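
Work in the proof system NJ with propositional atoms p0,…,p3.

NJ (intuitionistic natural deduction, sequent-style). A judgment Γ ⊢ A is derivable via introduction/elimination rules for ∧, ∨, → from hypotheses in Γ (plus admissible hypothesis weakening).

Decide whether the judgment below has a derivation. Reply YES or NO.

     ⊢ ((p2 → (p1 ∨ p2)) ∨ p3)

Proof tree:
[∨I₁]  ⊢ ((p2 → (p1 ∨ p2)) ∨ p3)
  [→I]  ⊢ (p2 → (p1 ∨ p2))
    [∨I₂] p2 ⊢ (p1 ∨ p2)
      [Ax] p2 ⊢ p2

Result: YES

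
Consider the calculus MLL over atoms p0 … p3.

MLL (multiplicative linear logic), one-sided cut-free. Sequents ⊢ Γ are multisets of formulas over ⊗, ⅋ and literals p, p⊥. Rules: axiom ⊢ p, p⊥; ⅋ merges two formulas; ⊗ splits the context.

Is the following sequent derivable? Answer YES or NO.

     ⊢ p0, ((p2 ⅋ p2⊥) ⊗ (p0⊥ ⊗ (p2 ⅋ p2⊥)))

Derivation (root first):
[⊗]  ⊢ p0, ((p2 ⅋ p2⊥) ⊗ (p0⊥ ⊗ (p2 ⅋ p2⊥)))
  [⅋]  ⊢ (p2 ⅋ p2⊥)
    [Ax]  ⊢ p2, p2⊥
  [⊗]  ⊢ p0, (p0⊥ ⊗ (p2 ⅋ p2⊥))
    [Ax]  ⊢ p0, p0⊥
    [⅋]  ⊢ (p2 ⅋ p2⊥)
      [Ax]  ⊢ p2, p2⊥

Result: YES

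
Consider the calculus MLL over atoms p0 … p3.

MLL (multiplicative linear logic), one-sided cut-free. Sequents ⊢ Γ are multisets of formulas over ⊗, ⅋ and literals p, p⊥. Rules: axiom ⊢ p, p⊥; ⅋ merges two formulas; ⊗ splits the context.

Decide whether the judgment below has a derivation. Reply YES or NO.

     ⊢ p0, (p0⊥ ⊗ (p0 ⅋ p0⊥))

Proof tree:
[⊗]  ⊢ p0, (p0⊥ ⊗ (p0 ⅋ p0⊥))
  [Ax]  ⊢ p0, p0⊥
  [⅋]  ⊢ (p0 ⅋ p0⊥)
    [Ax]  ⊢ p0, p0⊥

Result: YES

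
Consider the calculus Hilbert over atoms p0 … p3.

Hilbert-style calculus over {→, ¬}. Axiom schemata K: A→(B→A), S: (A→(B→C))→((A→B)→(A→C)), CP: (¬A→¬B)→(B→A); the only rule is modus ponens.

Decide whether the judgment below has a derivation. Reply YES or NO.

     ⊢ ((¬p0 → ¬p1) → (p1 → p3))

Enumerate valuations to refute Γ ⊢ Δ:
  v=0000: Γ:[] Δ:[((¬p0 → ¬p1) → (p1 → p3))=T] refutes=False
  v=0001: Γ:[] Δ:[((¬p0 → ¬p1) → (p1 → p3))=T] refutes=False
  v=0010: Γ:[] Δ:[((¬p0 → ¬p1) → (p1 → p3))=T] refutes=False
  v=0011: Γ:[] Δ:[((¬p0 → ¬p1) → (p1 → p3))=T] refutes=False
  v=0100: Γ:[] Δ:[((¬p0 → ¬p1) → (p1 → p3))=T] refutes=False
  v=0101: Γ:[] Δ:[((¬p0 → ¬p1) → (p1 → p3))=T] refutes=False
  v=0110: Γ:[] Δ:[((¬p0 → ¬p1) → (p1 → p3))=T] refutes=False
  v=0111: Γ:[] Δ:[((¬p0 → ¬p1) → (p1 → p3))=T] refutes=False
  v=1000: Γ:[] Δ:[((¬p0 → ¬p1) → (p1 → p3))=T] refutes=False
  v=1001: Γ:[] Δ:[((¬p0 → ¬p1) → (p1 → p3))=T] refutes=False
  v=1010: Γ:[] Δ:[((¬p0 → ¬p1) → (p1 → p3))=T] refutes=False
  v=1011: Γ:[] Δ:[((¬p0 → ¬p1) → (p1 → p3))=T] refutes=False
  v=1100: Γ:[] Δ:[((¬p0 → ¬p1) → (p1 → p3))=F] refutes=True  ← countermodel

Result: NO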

┄┄┄┄┄┄┄┄┄┄

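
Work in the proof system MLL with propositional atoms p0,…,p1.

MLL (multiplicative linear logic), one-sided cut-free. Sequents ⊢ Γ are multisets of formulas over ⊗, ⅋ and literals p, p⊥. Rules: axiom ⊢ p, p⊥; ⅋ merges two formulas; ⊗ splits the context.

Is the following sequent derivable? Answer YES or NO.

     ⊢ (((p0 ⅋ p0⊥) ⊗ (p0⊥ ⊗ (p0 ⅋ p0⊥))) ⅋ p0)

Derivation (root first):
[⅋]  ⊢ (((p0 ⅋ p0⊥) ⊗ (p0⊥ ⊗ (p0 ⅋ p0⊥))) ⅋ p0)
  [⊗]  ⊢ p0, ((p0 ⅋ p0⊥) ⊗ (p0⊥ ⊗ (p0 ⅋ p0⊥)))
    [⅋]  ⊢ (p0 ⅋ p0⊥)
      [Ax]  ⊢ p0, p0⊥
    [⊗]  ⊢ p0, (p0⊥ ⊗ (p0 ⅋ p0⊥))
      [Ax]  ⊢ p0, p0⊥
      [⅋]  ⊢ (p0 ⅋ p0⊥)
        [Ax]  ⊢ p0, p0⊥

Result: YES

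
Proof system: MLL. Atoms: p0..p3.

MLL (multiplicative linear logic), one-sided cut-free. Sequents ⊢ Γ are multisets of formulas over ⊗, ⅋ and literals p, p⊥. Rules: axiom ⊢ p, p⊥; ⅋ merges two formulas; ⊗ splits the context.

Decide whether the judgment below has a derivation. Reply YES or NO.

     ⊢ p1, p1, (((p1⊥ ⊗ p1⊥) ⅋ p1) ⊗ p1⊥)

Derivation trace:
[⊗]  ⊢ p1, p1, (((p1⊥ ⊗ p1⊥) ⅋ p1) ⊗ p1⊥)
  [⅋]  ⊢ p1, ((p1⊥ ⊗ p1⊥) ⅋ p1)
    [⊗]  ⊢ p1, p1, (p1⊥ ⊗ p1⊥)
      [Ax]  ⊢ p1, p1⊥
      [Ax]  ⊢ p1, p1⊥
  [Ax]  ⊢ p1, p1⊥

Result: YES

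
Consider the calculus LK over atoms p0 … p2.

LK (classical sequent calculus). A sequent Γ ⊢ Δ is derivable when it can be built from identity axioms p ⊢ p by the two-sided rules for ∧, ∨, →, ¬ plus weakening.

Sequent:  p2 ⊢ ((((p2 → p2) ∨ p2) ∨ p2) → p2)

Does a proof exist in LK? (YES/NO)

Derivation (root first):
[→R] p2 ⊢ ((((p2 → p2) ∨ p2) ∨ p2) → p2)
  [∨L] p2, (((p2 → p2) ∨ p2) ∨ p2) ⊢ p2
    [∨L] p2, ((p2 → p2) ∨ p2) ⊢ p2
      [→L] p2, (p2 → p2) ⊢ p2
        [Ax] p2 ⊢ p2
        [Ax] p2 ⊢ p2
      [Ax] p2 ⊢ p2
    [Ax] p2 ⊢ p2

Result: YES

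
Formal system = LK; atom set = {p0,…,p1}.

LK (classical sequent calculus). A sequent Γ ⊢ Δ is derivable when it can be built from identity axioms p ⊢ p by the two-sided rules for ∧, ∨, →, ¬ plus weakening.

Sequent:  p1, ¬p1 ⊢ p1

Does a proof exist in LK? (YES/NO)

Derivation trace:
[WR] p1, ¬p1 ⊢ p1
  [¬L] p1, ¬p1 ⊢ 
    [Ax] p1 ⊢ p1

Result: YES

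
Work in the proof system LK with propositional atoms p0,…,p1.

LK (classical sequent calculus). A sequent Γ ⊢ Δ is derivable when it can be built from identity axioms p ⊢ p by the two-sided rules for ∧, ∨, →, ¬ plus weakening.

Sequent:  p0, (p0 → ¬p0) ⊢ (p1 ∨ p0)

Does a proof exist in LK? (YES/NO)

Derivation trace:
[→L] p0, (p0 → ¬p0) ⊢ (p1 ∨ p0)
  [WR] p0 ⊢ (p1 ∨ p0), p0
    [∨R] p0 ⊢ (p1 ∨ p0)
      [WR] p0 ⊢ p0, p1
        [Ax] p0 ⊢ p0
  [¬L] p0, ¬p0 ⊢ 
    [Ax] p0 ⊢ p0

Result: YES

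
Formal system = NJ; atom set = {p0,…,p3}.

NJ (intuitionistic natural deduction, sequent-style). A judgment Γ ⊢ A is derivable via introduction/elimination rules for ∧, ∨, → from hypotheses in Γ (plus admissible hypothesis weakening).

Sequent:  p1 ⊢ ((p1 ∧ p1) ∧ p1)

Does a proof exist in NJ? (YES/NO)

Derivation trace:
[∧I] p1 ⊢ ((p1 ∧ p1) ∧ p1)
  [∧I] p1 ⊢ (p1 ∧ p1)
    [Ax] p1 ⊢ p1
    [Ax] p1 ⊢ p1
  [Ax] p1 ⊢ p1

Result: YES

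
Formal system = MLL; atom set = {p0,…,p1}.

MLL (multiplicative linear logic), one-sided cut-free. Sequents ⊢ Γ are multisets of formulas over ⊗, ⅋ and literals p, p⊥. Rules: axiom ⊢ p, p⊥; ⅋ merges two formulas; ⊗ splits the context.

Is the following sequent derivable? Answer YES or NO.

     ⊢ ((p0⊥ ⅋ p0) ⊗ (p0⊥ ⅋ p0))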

┄┄┄┄┄┄┄┄┄┄

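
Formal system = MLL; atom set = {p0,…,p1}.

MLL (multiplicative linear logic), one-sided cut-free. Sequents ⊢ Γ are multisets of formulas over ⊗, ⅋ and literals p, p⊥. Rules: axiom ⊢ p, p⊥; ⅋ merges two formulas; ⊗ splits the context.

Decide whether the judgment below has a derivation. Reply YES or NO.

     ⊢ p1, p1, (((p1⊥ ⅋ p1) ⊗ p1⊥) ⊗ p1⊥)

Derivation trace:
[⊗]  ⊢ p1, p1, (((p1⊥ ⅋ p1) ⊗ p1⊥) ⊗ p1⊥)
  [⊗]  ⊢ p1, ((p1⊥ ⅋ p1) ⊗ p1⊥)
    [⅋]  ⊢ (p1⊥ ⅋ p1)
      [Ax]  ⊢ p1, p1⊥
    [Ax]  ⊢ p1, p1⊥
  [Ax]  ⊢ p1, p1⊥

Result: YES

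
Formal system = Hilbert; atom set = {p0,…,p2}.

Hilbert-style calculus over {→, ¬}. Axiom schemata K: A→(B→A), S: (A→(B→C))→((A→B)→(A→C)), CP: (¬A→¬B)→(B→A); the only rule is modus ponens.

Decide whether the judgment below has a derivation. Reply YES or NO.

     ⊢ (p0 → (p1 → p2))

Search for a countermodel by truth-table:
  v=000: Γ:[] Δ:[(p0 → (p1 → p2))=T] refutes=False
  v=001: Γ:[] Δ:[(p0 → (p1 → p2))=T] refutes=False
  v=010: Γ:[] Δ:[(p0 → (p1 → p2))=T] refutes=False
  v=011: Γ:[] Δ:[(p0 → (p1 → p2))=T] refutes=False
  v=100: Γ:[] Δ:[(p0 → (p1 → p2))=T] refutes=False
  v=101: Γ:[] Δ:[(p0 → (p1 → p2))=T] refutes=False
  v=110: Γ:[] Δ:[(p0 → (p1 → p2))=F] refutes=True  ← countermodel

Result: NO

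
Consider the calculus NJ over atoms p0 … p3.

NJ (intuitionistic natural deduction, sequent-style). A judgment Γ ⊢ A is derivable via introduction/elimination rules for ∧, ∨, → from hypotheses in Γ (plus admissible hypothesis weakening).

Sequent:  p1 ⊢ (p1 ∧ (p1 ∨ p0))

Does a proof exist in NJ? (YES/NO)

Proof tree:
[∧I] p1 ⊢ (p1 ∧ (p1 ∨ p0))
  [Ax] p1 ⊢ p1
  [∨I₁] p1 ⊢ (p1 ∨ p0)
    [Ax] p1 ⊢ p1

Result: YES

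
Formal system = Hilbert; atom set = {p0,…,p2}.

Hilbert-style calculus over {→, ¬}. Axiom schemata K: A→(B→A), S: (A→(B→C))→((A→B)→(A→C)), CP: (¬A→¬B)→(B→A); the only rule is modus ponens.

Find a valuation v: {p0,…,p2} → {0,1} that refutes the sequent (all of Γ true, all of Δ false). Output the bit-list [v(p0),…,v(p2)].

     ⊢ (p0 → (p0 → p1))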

┄┄┄┄┄┄┄┄┄┄

Aim of the task.
Search the records for the string "system", and copy every line that holds it.

Reply to the exercise.
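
Work in the proof system NJ with propositional atoms p0,…,p3.
Work in the proof system MLL with propositional atoms p0,…,p1.
Proof system: MLL. Atoms: p0..p3.
Formal system = LK; atom set = {p0,…,p1}.
Work in the proof system LK with propositional atoms p0,…,p1.
Formal system = NJ; atom set = {p0,…,p3}.
Formal system = MLL; atom set = {p0,…,p1}.
Formal system = MLL; atom set = {p0,…,p1}.
Formal system = Hilbert; atom set = {p0,…,p2}.
Formal system = Hilbert; atom set = {p0,…,p2}.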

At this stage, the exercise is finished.